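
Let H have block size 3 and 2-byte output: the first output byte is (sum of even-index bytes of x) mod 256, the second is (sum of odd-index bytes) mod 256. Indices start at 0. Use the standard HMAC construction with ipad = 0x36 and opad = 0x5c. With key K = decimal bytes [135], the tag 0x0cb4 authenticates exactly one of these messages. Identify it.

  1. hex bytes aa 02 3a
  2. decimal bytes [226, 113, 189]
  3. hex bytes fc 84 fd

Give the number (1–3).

Key decimal bytes [135] = 87 is 1 byte ≤ B = 3; zero-pad to 3 bytes: K' = 87 00 00.
K' ⊕ ipad = b1 36 36; K' ⊕ opad = db 5c 5c.
m1: inner = H(b1 36 36 aa 02 3a) = e9 1a; tag = H(db 5c 5c e9 1a) = 5145
m2: inner = H(b1 36 36 e2 71 bd) = 58 d5; tag = H(db 5c 5c 58 d5) = 0cb4 ← matches
m3: inner = H(b1 36 36 fc 84 fd) = 6b 2f; tag = H(db 5c 5c 6b 2f) = 66c7

2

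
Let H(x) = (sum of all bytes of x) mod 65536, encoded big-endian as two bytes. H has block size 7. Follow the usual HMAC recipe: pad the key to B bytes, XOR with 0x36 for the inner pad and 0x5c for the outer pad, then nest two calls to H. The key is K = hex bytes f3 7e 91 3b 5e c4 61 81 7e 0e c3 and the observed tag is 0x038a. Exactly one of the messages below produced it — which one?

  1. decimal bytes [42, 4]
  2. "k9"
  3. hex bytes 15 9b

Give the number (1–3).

3

Key hex bytes f3 7e 91 3b 5e c4 61 81 7e 0e c3 is 11 bytes > B = 7, so hash it first: H(key) = 05 90, then zero-pad to 7 bytes: K' = 05 90 00 00 00 00 00.
K' ⊕ ipad = 33 a6 36 36 36 36 36; K' ⊕ opad = 59 cc 5c 5c 5c 5c 5c.
m1: inner = H(33 a6 36 36 36 36 36 2a 04) = 02 15; tag = H(59 cc 5c 5c 5c 5c 5c 02 15) = 0308
m2: inner = H(33 a6 36 36 36 36 36 6b 39) = 02 8b; tag = H(59 cc 5c 5c 5c 5c 5c 02 8b) = 037e
m3: inner = H(33 a6 36 36 36 36 36 15 9b) = 02 97; tag = H(59 cc 5c 5c 5c 5c 5c 02 97) = 038a ← matches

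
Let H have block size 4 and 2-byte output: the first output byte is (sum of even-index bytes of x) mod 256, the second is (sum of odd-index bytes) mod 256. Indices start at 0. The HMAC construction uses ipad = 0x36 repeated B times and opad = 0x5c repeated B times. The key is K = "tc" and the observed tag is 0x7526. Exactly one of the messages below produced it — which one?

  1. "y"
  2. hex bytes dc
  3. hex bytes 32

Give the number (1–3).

Key "tc" = 74 63 is 2 bytes ≤ B = 4; zero-pad to 4 bytes: K' = 74 63 00 00.
K' ⊕ ipad = 42 55 36 36; K' ⊕ opad = 28 3f 5c 5c.
m1: inner = H(42 55 36 36 79) = f1 8b; tag = H(28 3f 5c 5c f1 8b) = 7526 ← matches
m2: inner = H(42 55 36 36 dc) = 54 8b; tag = H(28 3f 5c 5c 54 8b) = d826
m3: inner = H(42 55 36 36 32) = aa 8b; tag = H(28 3f 5c 5c aa 8b) = 2e26

1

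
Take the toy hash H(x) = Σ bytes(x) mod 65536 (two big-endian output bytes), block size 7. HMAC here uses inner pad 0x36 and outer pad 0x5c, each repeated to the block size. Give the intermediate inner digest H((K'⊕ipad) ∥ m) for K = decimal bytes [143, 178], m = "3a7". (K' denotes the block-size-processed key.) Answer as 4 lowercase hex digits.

Key decimal bytes [143, 178] = 8f b2 is 2 bytes ≤ B = 7; zero-pad to 7 bytes: K' = 8f b2 00 00 00 00 00.
K' ⊕ ipad = b9 84 36 36 36 36 36.
Inner input = b9 84 36 36 36 36 36 ∥ 33 61 37.
Inner hash: sum = 185+132+54+54+54+54+54+51+97+55 = 790 → 03 16.

0316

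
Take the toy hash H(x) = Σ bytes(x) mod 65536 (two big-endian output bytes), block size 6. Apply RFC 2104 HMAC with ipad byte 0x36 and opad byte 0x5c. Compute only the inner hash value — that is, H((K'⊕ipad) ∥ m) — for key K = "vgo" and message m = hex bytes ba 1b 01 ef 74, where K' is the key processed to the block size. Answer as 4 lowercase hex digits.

03c5

Key "vgo" = 76 67 6f is 3 bytes ≤ B = 6; zero-pad to 6 bytes: K' = 76 67 6f 00 00 00.
K' ⊕ ipad = 40 51 59 36 36 36.
Inner input = 40 51 59 36 36 36 ∥ ba 1b 01 ef 74.
Inner hash: sum = 64+81+89+54+54+54+186+27+1+239+116 = 965 → 03 c5.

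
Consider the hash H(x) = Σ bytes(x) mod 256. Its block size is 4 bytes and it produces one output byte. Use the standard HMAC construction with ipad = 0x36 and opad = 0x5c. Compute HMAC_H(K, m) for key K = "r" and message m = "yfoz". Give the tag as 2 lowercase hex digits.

Key "r" = 72 is 1 byte ≤ B = 4; zero-pad to 4 bytes: K' = 72 00 00 00.
K' ⊕ ipad = 44 36 36 36.  K' ⊕ opad = 2e 5c 5c 5c.
Inner input = (K'⊕ipad) ∥ m = 44 36 36 36 ∥ 79 66 6f 7a.
Inner hash: sum = 68+54+54+54+121+102+111+122 = 686; mod 256 = 174 → ae.
Outer input = (K'⊕opad) ∥ inner = 2e 5c 5c 5c ∥ ae.
Outer hash (tag): sum = 46+92+92+92+174 = 496; mod 256 = 240 → f0.

f0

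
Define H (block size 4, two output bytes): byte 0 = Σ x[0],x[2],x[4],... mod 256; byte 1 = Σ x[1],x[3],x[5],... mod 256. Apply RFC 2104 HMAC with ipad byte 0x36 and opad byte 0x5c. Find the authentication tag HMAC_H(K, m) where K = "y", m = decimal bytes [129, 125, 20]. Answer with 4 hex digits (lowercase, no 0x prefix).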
════════════════════
ASSIGNMENT
Filter the listing above so that only lines holding the word "have" remain, and report those lines.

WRITTEN RESPONSE
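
Let H have block size 3 and 2-byte output: the first output byte is (sum of even-index bytes of x) mod 256, the second is (sum of odd-index bytes) mod 256. Indices start at 0. Use the standard HMAC construction with ipad = 0x36 and opad = 0x5c. With key K = decimal bytes [135], the tag 0x0cb4 authenticates exactly one of these messages. Identify it.
Let H have block size 4 and 2-byte output: the first output byte is (sum of even-index bytes of x) mod 256, the second is (sum of odd-index bytes) mod 256. Indices start at 0. The HMAC construction uses ipad = 0x36 repeated B times and opad = 0x5c repeated B times. The key is K = "tc" and the observed tag is 0x7526. Exactly one of the messages below produced it — which one?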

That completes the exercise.